### EXERCISE REQUIREMENTS:
The answer must consist of every line in the records that contains the word "submitted".

### RECORDS FOR PROCESSING:
-- Opening Marker --
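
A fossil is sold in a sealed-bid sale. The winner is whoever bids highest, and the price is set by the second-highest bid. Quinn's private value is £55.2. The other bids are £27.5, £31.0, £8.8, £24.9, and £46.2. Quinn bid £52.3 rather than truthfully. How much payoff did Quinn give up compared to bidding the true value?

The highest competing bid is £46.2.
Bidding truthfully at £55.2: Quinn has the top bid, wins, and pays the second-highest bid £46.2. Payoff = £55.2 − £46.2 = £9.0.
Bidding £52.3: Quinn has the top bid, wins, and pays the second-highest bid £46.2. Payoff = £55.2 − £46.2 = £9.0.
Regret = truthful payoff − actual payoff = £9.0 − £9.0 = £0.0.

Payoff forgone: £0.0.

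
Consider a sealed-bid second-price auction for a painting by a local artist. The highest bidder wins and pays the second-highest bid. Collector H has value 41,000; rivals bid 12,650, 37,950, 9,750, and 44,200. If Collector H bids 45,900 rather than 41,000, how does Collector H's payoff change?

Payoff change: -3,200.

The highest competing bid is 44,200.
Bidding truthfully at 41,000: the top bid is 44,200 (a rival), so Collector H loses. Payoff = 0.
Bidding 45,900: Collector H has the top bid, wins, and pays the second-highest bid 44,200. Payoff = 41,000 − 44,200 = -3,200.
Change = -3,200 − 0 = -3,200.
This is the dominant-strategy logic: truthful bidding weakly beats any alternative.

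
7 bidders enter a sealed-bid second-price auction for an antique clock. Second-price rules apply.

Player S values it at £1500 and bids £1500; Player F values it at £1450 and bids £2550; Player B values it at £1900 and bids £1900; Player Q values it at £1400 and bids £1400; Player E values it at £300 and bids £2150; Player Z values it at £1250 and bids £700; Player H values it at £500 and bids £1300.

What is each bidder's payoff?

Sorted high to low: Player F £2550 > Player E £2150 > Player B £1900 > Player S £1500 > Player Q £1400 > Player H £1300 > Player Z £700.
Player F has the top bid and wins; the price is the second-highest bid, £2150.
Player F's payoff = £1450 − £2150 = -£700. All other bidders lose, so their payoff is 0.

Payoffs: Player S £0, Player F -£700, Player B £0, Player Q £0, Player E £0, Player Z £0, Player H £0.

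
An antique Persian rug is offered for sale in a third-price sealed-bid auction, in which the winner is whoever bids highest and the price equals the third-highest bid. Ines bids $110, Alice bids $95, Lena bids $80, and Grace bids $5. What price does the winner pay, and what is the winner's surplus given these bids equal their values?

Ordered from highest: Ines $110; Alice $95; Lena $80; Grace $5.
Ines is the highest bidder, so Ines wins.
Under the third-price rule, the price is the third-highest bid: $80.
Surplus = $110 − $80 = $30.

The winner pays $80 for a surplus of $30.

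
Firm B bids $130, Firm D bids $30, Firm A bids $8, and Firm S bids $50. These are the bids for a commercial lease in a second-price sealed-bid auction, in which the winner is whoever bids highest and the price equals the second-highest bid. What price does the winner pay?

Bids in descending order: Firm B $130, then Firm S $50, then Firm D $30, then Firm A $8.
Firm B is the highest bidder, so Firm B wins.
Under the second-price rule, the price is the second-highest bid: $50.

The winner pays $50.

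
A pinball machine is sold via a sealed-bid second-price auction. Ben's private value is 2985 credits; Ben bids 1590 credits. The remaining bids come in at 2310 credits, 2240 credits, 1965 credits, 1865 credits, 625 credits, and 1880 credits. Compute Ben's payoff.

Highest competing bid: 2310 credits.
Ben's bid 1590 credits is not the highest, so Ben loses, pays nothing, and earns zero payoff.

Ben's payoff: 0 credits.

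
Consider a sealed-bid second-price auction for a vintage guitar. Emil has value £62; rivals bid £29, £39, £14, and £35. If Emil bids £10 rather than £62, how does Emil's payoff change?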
-- Closing Marker --
-- Opening Marker --
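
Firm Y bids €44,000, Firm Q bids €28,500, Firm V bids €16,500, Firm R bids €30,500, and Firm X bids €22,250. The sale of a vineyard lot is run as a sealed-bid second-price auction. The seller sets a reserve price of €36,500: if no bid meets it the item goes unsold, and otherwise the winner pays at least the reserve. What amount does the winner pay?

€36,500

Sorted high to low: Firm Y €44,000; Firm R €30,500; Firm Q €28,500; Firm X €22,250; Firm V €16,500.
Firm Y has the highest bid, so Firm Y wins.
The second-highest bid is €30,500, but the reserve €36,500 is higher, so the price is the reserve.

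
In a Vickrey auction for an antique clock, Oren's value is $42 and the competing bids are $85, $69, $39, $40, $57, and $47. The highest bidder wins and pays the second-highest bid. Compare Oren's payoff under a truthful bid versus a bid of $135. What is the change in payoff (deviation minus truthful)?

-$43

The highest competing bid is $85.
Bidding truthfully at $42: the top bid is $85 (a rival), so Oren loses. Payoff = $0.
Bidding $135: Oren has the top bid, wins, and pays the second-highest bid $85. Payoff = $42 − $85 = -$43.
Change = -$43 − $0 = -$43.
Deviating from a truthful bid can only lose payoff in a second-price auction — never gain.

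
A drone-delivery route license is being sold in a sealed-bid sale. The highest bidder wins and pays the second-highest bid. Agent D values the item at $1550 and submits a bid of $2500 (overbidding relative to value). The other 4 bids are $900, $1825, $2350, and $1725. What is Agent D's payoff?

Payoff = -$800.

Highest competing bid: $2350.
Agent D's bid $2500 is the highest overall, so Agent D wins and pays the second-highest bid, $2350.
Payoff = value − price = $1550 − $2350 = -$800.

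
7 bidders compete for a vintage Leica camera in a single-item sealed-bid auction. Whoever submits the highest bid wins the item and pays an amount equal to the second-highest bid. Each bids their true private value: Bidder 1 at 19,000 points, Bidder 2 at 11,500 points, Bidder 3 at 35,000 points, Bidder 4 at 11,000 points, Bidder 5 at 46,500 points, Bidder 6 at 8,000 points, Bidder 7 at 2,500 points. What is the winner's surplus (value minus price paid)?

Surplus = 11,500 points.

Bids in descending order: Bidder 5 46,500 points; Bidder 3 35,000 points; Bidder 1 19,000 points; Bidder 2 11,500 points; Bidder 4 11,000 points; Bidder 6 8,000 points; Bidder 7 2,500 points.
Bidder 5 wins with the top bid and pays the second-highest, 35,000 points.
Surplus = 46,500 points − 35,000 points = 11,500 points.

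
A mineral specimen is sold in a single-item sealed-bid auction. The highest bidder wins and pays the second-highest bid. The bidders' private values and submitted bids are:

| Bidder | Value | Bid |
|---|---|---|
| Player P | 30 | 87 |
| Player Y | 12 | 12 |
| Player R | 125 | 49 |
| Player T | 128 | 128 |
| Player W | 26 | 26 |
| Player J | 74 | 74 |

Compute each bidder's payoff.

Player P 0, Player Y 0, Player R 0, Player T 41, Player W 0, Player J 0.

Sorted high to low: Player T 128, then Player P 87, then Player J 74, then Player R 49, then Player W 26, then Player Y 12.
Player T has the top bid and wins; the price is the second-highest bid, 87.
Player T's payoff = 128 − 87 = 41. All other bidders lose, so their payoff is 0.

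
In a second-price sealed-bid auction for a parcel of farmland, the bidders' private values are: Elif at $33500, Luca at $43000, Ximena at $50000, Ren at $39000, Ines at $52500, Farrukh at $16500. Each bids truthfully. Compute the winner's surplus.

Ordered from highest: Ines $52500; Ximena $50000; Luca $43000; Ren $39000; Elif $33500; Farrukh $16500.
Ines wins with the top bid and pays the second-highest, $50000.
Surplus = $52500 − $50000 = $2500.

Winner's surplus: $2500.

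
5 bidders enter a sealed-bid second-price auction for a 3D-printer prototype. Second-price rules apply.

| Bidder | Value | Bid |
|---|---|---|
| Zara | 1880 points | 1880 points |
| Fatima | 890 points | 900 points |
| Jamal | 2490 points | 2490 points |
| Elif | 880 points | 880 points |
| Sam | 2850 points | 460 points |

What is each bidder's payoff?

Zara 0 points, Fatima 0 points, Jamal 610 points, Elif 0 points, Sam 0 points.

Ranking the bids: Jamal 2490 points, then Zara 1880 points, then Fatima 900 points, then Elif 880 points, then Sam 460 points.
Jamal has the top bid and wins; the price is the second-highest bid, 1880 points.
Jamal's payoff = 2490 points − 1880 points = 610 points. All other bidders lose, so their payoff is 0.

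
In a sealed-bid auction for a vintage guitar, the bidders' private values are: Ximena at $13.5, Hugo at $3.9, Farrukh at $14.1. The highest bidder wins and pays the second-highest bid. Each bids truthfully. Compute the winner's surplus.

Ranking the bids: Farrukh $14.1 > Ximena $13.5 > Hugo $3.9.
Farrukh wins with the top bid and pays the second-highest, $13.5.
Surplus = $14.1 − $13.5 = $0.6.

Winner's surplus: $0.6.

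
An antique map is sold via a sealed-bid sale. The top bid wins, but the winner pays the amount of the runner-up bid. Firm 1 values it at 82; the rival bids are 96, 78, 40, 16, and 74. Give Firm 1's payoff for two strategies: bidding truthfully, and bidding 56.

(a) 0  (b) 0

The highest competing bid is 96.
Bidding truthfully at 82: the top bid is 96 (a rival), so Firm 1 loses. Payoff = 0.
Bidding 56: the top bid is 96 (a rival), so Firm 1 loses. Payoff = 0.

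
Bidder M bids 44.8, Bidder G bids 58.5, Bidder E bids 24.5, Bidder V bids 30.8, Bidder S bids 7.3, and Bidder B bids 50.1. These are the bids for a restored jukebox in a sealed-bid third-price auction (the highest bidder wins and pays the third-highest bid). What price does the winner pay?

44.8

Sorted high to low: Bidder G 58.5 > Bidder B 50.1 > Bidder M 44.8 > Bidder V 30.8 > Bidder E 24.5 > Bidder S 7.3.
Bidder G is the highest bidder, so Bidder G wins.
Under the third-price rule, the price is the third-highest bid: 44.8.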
-- Closing Marker --
-- Opening Marker --
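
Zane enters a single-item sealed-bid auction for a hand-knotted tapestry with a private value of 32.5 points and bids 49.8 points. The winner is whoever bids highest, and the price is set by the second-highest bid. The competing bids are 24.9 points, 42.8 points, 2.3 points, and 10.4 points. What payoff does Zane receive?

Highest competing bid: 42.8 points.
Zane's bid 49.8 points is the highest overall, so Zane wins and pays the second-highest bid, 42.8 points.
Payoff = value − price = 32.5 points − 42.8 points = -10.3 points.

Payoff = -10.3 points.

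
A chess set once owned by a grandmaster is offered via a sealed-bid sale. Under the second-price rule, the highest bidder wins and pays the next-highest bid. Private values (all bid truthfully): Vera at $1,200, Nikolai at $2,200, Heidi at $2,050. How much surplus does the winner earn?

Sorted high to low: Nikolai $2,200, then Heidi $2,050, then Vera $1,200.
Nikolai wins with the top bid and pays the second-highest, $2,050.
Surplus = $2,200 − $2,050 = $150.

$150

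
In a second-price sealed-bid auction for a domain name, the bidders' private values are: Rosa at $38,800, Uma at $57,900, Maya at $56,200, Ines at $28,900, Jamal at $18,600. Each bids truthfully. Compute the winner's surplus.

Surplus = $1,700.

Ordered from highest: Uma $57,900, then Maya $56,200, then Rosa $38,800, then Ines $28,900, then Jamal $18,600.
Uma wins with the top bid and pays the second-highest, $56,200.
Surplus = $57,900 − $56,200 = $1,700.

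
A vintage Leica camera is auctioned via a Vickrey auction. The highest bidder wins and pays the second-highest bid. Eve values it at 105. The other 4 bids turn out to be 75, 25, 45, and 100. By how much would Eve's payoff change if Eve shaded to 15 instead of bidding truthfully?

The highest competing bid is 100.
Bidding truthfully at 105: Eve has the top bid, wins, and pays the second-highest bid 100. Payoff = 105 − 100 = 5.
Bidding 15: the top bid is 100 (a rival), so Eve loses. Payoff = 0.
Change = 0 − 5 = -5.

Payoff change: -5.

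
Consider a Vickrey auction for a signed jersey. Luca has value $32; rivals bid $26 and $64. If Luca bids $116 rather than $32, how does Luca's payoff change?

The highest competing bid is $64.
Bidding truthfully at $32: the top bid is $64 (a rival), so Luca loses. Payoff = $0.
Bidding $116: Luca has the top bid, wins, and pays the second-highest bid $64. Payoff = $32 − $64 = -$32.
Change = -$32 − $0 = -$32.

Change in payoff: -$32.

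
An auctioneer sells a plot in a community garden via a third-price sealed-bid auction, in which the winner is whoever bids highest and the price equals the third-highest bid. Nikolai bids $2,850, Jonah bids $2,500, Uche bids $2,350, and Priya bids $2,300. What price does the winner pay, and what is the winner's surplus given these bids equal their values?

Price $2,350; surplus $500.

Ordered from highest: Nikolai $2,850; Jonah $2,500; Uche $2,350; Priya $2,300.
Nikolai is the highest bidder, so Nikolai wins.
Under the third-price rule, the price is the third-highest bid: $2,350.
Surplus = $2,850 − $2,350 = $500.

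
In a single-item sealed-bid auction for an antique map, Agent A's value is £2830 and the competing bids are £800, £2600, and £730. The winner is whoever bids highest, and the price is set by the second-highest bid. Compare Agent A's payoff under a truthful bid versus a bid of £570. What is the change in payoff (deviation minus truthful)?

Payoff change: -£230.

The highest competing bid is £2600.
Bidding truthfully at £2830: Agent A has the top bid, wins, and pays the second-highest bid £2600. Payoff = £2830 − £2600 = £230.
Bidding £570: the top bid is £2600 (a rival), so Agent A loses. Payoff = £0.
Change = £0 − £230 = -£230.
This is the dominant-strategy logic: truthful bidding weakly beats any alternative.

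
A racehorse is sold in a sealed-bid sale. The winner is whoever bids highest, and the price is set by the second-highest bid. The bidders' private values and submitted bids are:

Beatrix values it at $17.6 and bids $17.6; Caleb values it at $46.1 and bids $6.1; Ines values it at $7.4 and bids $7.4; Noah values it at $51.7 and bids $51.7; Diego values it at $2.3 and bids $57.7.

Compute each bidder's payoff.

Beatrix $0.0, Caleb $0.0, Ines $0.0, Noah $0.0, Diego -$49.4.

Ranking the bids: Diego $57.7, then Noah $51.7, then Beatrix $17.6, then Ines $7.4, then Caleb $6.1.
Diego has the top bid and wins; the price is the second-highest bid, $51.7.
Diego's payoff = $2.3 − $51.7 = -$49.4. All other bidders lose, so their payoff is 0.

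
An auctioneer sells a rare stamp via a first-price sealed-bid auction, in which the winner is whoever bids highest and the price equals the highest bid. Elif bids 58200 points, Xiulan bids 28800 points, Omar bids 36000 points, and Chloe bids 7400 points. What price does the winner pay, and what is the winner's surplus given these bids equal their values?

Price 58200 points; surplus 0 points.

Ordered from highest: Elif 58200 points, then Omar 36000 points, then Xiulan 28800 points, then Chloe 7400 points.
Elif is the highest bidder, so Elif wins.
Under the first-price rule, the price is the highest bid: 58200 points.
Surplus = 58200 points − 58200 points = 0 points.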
-- Closing Marker --
### EXERCISE RESPONSE:
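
A mineral specimen is sold in a single-item sealed-bid auction. The highest bidder wins and pays the second-highest bid. The bidders' private values and submitted bids are:
A racehorse is sold in a sealed-bid sale. The winner is whoever bids highest, and the price is set by the second-highest bid. The bidders' private values and submitted bids are: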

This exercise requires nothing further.